**ASSIGNED TASK**
Your reply should be made up of every line in the records below that holds the string "deviation".

Saved entries:
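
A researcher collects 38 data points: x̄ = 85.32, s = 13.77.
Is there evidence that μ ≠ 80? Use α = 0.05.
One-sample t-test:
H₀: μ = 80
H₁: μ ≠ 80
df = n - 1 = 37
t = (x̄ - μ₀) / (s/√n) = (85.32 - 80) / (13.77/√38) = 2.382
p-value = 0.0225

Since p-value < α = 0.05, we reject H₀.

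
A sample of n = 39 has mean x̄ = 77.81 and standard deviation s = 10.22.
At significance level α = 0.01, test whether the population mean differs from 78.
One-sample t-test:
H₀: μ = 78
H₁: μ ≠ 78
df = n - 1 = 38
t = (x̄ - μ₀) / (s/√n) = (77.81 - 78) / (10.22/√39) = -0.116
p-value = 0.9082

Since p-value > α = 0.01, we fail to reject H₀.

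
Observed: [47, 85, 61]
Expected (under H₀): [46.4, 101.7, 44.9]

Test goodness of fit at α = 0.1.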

...

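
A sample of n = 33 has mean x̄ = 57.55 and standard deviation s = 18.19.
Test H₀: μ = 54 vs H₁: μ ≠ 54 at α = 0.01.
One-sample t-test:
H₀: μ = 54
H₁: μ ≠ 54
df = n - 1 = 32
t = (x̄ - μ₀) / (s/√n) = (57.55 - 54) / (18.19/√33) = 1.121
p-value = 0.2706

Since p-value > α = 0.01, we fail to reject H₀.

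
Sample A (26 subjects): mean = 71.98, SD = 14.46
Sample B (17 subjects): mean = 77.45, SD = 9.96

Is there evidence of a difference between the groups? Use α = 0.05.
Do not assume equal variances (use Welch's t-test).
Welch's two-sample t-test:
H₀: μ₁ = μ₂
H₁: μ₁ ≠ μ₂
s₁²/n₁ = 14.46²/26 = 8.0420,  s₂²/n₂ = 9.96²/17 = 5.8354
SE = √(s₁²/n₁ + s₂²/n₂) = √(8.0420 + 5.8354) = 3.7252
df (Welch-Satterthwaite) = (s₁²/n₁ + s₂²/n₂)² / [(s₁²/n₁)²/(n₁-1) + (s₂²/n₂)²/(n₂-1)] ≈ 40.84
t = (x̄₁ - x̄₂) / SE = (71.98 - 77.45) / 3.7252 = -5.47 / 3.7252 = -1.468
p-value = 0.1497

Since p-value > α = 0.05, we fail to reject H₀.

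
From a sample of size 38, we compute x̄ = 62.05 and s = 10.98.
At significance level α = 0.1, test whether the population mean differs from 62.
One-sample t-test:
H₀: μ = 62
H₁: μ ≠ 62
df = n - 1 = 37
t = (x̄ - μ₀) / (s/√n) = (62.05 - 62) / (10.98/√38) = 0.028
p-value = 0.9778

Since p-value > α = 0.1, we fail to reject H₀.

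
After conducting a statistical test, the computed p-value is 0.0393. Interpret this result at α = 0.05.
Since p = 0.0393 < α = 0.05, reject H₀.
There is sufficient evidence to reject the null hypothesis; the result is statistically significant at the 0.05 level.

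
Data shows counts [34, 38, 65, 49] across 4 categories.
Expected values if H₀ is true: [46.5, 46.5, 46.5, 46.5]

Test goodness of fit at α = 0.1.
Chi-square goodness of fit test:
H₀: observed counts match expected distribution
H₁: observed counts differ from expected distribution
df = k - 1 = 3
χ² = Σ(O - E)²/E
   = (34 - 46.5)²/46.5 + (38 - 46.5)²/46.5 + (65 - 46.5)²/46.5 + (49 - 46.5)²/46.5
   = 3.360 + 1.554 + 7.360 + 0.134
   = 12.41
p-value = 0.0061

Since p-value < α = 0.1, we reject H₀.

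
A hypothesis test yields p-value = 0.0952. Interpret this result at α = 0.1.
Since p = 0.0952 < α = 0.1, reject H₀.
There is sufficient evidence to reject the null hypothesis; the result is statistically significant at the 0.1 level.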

**YOUR SOLUTION**
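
A sample of n = 39 has mean x̄ = 77.81 and standard deviation s = 10.22.
A sample of n = 33 has mean x̄ = 57.55 and standard deviation s = 18.19.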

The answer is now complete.